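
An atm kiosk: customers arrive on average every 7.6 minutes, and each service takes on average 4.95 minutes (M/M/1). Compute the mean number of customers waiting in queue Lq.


λ = 60/7.6 = 7.8947 /hr
μ = 60/4.95 = 12.1212 /hr
ρ = λ/μ = 7.8947/12.1212 = 0.6513
Lq = ρ²/(1−ρ) = 0.4242/0.3487 = 1.2166

Final: 1.2166


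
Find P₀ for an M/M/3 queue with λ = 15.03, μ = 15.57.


a = λ/μ = 15.03/15.57 = 0.9653; ρ = a/c = 0.3218
Σ_{k=0}^{2} a^k/k! (terms k=0..2) = 1.00000 + 0.96532 + 0.46592 = 2.43124
Tail: a^3/(3!(1−ρ)) = 0.89952/(6·0.6782) = 0.22105
P₀ = 1/(2.43124 + 0.22105) = 1/2.65228 = 0.377033

Final: 0.377033


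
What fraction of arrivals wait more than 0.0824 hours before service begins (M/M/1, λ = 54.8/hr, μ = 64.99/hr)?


ρ = 54.8/64.99 = 0.8432
P(Wq > t) = ρ·e^{−(μ−λ)t} = 0.8432·e^{−0.8397}
= 0.8432·0.431859 = 0.364146

Final: 0.364146


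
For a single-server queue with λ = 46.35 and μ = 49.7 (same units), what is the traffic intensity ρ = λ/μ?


ρ = λ/μ = 46.35/49.7 = 0.9326

Final: 0.9326


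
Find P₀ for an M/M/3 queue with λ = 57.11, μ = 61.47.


a = λ/μ = 57.11/61.47 = 0.9291; ρ = a/c = 0.3097
Σ_{k=0}^{2} a^k/k! (terms k=0..2) = 1.00000 + 0.92907 + 0.43159 = 2.36066
Tail: a^3/(3!(1−ρ)) = 0.80195/(6·0.6903) = 0.19362
P₀ = 1/(2.36066 + 0.19362) = 1/2.55428 = 0.391500

Final: 0.391500


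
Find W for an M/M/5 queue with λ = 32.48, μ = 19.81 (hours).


a = 1.6396; ρ = 0.3279; P₀ = 0.193563
Lq = P₀·a^c·ρ/(c!(1−ρ)²) = 0.01387
Wq = Lq/λ = 0.01387/32.48 = 0.0004272 hr
W = Wq + 1/μ = 0.0004272 + 0.05048 = 0.05091 hr

Final: 0.05091 hr


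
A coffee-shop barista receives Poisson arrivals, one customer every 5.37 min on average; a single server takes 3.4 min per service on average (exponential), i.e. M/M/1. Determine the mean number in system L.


λ = 60/5.37 = 11.1732 /hr
μ = 60/3.4 = 17.6471 /hr
ρ = λ/μ = 11.1732/17.6471 = 0.6331
L = ρ/(1−ρ) = 0.6331/0.3669 = 1.7259

Final: 1.7259


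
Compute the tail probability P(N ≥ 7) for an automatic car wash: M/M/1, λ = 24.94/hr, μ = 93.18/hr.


ρ = 24.94/93.18 = 0.2677
P(N ≥ n) = ρ^n = 0.2677^7 = 0.00009840

Final: 0.00009840


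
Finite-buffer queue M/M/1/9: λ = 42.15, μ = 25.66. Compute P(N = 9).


ρ = λ/μ = 42.15/25.66 = 1.6426
P_K = (1−ρ)ρ^K/(1−ρ^(K+1)) = (-0.6426·87.069959)/(1 − 143.024115)
= -55.954156/-142.024115 = 0.393976

Final: 0.393976


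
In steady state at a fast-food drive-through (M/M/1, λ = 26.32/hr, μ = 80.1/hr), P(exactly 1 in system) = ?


ρ = 26.32/80.1 = 0.3286
P_n = (1−ρ)·ρ^n = (1 − 0.3286)·0.3286^1 = 0.6714·0.328589 = 0.220618

Final: 0.220618


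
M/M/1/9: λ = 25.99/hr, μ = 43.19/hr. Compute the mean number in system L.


ρ = 25.99/43.19 = 0.6018
L = ρ[1 − (K+1)ρ^K + Kρ^(K+1)] / [(1−ρ)(1−ρ^(K+1))]
Numerator: 0.6018·(1 − 10·0.010347 + 9·0.006226) = 0.573217
Denominator: (0.3982)·(0.993774) = 0.395761
L = 0.573217/0.395761 = 1.4484

Final: 1.4484


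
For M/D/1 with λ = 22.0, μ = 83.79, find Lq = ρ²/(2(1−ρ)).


ρ = 22.0/83.79 = 0.2626
M/D/1: Lq = ρ²/(2(1−ρ)) = 0.06894/(2·0.7374) = 0.04674

Final: 0.04674


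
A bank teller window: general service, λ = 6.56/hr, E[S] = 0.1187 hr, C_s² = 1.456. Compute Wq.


ρ = λ·E[S] = 6.56·0.1187 = 0.7787
E[S²] = E[S]²(1+C_s²) = 0.1187²·(1+1.456) = 0.034604
Wq = λ·E[S²]/(2(1−ρ)) = 6.56·0.034604/(2·0.2213) = 0.51282 hr

Final: 0.51282 hr


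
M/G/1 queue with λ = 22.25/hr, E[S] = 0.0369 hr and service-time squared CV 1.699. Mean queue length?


ρ = λ·E[S] = 22.25·0.0369 = 0.8210
Lq = ρ²(1+C_s²)/(2(1−ρ)) = 0.6741·(1+1.699)/(2·0.1790)
= 0.6741·2.6990/0.3579 = 5.08269

Final: 5.08269


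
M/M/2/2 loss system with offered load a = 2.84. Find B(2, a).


B(c,a) = (a^c/c!) / Σ_{k=0}^{c} a^k/k!
a^2/2! = 4.032800
Σ terms (k=0..2): 1.00000 + 2.84000 + 4.03280 = 7.872800
B = 4.032800/7.872800 = 0.512245

Final: 0.512245


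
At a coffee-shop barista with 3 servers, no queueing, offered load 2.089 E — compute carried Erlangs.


B(3,2.089) = 0.223755 (Erlang-B)
Carried load = a(1 − B) = 2.089·(1 − 0.223755) = 2.089·0.776245 = 1.6216 E

Final: 1.6216 Erlangs


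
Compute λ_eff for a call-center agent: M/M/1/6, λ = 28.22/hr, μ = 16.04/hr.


ρ = 1.7594; P_K = (1−ρ)ρ^6/(1−ρ^7) = 0.440043
λ_eff = λ(1 − P_K) = 28.22·(1 − 0.440043) = 28.22·0.559957 = 15.8020 /hr

Final: 15.8020 /hr


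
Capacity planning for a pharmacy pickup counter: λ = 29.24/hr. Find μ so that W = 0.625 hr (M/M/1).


W = 1/(μ−λ) ⇒ μ − λ = 1/W = 1/0.625 = 1.6000
μ = λ + 1/W = 29.24 + 1.6000 = 30.8400 per hr

Final: 30.8400 /hr


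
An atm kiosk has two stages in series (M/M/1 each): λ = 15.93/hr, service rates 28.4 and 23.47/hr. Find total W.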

_Exercise_:
Output the material above in full. Change nothing.

_Exercise answer_:
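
An atm kiosk: customers arrive on average every 7.6 minutes, and each service takes on average 4.95 minutes (M/M/1). Compute the mean number of customers waiting in queue Lq.


λ = 60/7.6 = 7.8947 /hr
μ = 60/4.95 = 12.1212 /hr
ρ = λ/μ = 7.8947/12.1212 = 0.6513
Lq = ρ²/(1−ρ) = 0.4242/0.3487 = 1.2166

Final: 1.2166


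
Find P₀ for an M/M/3 queue with λ = 15.03, μ = 15.57.


a = λ/μ = 15.03/15.57 = 0.9653; ρ = a/c = 0.3218
Σ_{k=0}^{2} a^k/k! (terms k=0..2) = 1.00000 + 0.96532 + 0.46592 = 2.43124
Tail: a^3/(3!(1−ρ)) = 0.89952/(6·0.6782) = 0.22105
P₀ = 1/(2.43124 + 0.22105) = 1/2.65228 = 0.377033

Final: 0.377033


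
What fraction of arrivals wait more than 0.0824 hours before service begins (M/M/1, λ = 54.8/hr, μ = 64.99/hr)?


ρ = 54.8/64.99 = 0.8432
P(Wq > t) = ρ·e^{−(μ−λ)t} = 0.8432·e^{−0.8397}
= 0.8432·0.431859 = 0.364146

Final: 0.364146


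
For a single-server queue with λ = 46.35 and μ = 49.7 (same units), what is the traffic intensity ρ = λ/μ?


ρ = λ/μ = 46.35/49.7 = 0.9326

Final: 0.9326


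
Find P₀ for an M/M/3 queue with λ = 57.11, μ = 61.47.


a = λ/μ = 57.11/61.47 = 0.9291; ρ = a/c = 0.3097
Σ_{k=0}^{2} a^k/k! (terms k=0..2) = 1.00000 + 0.92907 + 0.43159 = 2.36066
Tail: a^3/(3!(1−ρ)) = 0.80195/(6·0.6903) = 0.19362
P₀ = 1/(2.36066 + 0.19362) = 1/2.55428 = 0.391500

Final: 0.391500


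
Find W for an M/M/5 queue with λ = 32.48, μ = 19.81 (hours).


a = 1.6396; ρ = 0.3279; P₀ = 0.193563
Lq = P₀·a^c·ρ/(c!(1−ρ)²) = 0.01387
Wq = Lq/λ = 0.01387/32.48 = 0.0004272 hr
W = Wq + 1/μ = 0.0004272 + 0.05048 = 0.05091 hr

Final: 0.05091 hr


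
A coffee-shop barista receives Poisson arrivals, one customer every 5.37 min on average; a single server takes 3.4 min per service on average (exponential), i.e. M/M/1. Determine the mean number in system L.


λ = 60/5.37 = 11.1732 /hr
μ = 60/3.4 = 17.6471 /hr
ρ = λ/μ = 11.1732/17.6471 = 0.6331
L = ρ/(1−ρ) = 0.6331/0.3669 = 1.7259

Final: 1.7259


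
Compute the tail probability P(N ≥ 7) for an automatic car wash: M/M/1, λ = 24.94/hr, μ = 93.18/hr.


ρ = 24.94/93.18 = 0.2677
P(N ≥ n) = ρ^n = 0.2677^7 = 0.00009840

Final: 0.00009840


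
Finite-buffer queue M/M/1/9: λ = 42.15, μ = 25.66. Compute P(N = 9).


ρ = λ/μ = 42.15/25.66 = 1.6426
P_K = (1−ρ)ρ^K/(1−ρ^(K+1)) = (-0.6426·87.069959)/(1 − 143.024115)
= -55.954156/-142.024115 = 0.393976

Final: 0.393976


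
In steady state at a fast-food drive-through (M/M/1, λ = 26.32/hr, μ = 80.1/hr), P(exactly 1 in system) = ?


ρ = 26.32/80.1 = 0.3286
P_n = (1−ρ)·ρ^n = (1 − 0.3286)·0.3286^1 = 0.6714·0.328589 = 0.220618

Final: 0.220618


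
M/M/1/9: λ = 25.99/hr, μ = 43.19/hr. Compute the mean number in system L.


ρ = 25.99/43.19 = 0.6018
L = ρ[1 − (K+1)ρ^K + Kρ^(K+1)] / [(1−ρ)(1−ρ^(K+1))]
Numerator: 0.6018·(1 − 10·0.010347 + 9·0.006226) = 0.573217
Denominator: (0.3982)·(0.993774) = 0.395761
L = 0.573217/0.395761 = 1.4484

Final: 1.4484


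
For M/D/1 with λ = 22.0, μ = 83.79, find Lq = ρ²/(2(1−ρ)).


ρ = 22.0/83.79 = 0.2626
M/D/1: Lq = ρ²/(2(1−ρ)) = 0.06894/(2·0.7374) = 0.04674

Final: 0.04674


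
A bank teller window: general service, λ = 6.56/hr, E[S] = 0.1187 hr, C_s² = 1.456. Compute Wq.


ρ = λ·E[S] = 6.56·0.1187 = 0.7787
E[S²] = E[S]²(1+C_s²) = 0.1187²·(1+1.456) = 0.034604
Wq = λ·E[S²]/(2(1−ρ)) = 6.56·0.034604/(2·0.2213) = 0.51282 hr

Final: 0.51282 hr


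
M/G/1 queue with λ = 22.25/hr, E[S] = 0.0369 hr and service-time squared CV 1.699. Mean queue length?


ρ = λ·E[S] = 22.25·0.0369 = 0.8210
Lq = ρ²(1+C_s²)/(2(1−ρ)) = 0.6741·(1+1.699)/(2·0.1790)
= 0.6741·2.6990/0.3579 = 5.08269

Final: 5.08269


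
M/M/2/2 loss system with offered load a = 2.84. Find B(2, a).


B(c,a) = (a^c/c!) / Σ_{k=0}^{c} a^k/k!
a^2/2! = 4.032800
Σ terms (k=0..2): 1.00000 + 2.84000 + 4.03280 = 7.872800
B = 4.032800/7.872800 = 0.512245

Final: 0.512245


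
At a coffee-shop barista with 3 servers, no queueing, offered load 2.089 E — compute carried Erlangs.


B(3,2.089) = 0.223755 (Erlang-B)
Carried load = a(1 − B) = 2.089·(1 − 0.223755) = 2.089·0.776245 = 1.6216 E

Final: 1.6216 Erlangs


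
Compute λ_eff for a call-center agent: M/M/1/6, λ = 28.22/hr, μ = 16.04/hr.


ρ = 1.7594; P_K = (1−ρ)ρ^6/(1−ρ^7) = 0.440043
λ_eff = λ(1 − P_K) = 28.22·(1 − 0.440043) = 28.22·0.559957 = 15.8020 /hr

Final: 15.8020 /hr


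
Capacity planning for a pharmacy pickup counter: λ = 29.24/hr. Find μ so that W = 0.625 hr (M/M/1).


W = 1/(μ−λ) ⇒ μ − λ = 1/W = 1/0.625 = 1.6000
μ = λ + 1/W = 29.24 + 1.6000 = 30.8400 per hr

Final: 30.8400 /hr


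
An atm kiosk has two stages in series (M/M/1 each): λ = 15.93/hr, service rates 28.4 and 23.47/hr. Find total W.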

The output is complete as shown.